BEGIN Information shown

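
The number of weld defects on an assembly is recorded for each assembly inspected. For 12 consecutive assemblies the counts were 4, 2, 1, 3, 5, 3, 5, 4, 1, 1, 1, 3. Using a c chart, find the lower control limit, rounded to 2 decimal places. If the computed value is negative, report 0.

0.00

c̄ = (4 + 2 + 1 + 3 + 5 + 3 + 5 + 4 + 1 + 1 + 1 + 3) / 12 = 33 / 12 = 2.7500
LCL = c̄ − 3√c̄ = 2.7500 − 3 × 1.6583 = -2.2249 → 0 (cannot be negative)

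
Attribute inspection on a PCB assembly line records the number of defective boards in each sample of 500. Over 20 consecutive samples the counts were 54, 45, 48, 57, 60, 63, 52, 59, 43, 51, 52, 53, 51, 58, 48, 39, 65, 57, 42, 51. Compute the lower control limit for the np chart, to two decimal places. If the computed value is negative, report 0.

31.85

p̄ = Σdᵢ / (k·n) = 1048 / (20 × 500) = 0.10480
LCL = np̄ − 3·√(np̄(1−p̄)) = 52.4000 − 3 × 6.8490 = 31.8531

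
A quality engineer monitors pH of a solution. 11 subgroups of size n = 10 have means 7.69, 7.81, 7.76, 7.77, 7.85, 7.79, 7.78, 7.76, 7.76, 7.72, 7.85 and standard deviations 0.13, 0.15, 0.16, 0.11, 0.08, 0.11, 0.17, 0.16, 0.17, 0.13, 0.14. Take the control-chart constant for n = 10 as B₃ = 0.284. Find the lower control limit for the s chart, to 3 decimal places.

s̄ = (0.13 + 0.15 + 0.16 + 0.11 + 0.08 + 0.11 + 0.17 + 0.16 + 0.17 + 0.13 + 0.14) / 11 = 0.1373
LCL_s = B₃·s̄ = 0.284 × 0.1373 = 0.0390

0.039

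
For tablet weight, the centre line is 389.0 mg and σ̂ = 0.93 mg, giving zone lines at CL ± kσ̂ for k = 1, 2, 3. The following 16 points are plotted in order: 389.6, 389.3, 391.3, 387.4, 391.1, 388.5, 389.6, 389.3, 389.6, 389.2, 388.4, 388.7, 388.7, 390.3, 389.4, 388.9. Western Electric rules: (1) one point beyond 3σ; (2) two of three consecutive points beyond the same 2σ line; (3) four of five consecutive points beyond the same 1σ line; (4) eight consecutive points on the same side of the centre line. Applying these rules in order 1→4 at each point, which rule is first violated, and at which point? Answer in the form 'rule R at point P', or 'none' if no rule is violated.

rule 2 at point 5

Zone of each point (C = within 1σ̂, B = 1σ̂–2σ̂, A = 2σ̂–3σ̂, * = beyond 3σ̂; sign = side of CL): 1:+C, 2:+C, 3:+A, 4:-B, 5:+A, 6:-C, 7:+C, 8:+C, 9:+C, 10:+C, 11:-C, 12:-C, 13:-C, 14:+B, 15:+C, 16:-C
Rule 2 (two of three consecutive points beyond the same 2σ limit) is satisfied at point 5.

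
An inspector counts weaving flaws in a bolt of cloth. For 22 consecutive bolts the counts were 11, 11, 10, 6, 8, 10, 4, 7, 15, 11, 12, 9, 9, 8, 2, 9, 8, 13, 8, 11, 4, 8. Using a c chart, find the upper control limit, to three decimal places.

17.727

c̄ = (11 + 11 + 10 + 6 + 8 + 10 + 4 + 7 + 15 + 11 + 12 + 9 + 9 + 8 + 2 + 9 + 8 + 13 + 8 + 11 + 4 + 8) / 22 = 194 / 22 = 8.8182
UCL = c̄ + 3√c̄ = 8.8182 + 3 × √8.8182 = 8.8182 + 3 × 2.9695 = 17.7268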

END Information shown

Work order:
Every line between the one that contains "An inspector counts" and the last line of the listing, both included, should be retyped exactly, with nothing else added.

Solution to this exercise:
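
An inspector counts weaving flaws in a bolt of cloth. For 22 consecutive bolts the counts were 11, 11, 10, 6, 8, 10, 4, 7, 15, 11, 12, 9, 9, 8, 2, 9, 8, 13, 8, 11, 4, 8. Using a c chart, find the upper control limit, to three decimal places.

17.727

c̄ = (11 + 11 + 10 + 6 + 8 + 10 + 4 + 7 + 15 + 11 + 12 + 9 + 9 + 8 + 2 + 9 + 8 + 13 + 8 + 11 + 4 + 8) / 22 = 194 / 22 = 8.8182
UCL = c̄ + 3√c̄ = 8.8182 + 3 × √8.8182 = 8.8182 + 3 × 2.9695 = 17.7268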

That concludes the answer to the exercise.